* PROBLEM REQUIREMENTS
In the records below, which lines include "summing"? Copy them.

------ INPUT RECORDS

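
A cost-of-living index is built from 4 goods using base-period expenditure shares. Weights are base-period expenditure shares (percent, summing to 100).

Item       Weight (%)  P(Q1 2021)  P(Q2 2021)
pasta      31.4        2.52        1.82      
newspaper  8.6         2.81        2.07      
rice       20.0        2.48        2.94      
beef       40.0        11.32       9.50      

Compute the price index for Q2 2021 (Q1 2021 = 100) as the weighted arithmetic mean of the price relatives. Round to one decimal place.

86.3

pasta: 31.4 × (1.82/2.52) = 31.4 × 0.722222 = 22.6778
newspaper: 8.6 × (2.07/2.81) = 8.6 × 0.736655 = 6.3352
rice: 20.0 × (2.94/2.48) = 20.0 × 1.185484 = 23.7097
beef: 40.0 × (9.50/11.32) = 40.0 × 0.839223 = 33.5689
Index = Σ wᵢ·(p₁ᵢ/p₀ᵢ) = 22.6778 + 6.3352 + 23.7097 + 33.5689 = 86.2916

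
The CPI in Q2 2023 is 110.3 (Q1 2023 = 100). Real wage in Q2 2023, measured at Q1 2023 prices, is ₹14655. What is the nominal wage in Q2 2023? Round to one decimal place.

Nominal = Real × (Index/100) = 14655 × (110.3/100)
        = 14655 × 1.103 = 16164.4650

16164.5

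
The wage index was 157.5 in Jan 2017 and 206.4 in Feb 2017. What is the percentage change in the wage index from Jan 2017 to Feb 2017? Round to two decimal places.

Change = (206.4 − 157.5) / 157.5 × 100
       = 48.9 / 157.5 × 100 = 31.0476%

31.05%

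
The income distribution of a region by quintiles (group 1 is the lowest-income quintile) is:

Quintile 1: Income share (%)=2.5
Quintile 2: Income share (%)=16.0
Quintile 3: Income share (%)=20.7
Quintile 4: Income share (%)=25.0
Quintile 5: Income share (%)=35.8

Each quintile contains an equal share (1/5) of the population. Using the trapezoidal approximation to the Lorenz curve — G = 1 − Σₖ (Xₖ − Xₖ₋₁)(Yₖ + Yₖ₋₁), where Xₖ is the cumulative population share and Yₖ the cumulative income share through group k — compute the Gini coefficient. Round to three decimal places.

0.302

Cumulative income shares Yₖ: 0.0250, 0.1850, 0.3920, 0.6420, 1.0000
Σ (Xₖ−Xₖ₋₁)(Yₖ+Yₖ₋₁) = (1/5)(0.0250+0.0000) + (1/5)(0.1850+0.0250) + (1/5)(0.3920+0.1850) + (1/5)(0.6420+0.3920) + (1/5)(1.0000+0.6420)
  = 0.0050 + 0.0420 + 0.1154 + 0.2068 + 0.3284 = 0.6976
G = 1 − 0.6976 = 0.3024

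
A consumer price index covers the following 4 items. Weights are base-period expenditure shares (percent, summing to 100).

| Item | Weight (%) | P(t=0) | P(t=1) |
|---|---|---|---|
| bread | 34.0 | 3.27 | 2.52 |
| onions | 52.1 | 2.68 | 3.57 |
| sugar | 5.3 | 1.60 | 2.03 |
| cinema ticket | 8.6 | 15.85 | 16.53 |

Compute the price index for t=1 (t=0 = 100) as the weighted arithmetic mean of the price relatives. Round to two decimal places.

111.30

bread: 34.0 × (2.52/3.27) = 34.0 × 0.770642 = 26.2018
onions: 52.1 × (3.57/2.68) = 52.1 × 1.332090 = 69.4019
sugar: 5.3 × (2.03/1.60) = 5.3 × 1.268750 = 6.7244
cinema ticket: 8.6 × (16.53/15.85) = 8.6 × 1.042902 = 8.9690
Index = Σ wᵢ·(p₁ᵢ/p₀ᵢ) = 26.2018 + 69.4019 + 6.7244 + 8.9690 = 111.2970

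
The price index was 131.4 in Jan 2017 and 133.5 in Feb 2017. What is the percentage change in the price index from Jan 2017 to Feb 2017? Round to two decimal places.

1.60%

Change = (133.5 − 131.4) / 131.4 × 100
       = 2.1 / 131.4 × 100 = 1.5982%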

------------

* REPLY TO THE EXERCISE
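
A cost-of-living index is built from 4 goods using base-period expenditure shares. Weights are base-period expenditure shares (percent, summing to 100).
A consumer price index covers the following 4 items. Weights are base-period expenditure shares (percent, summing to 100).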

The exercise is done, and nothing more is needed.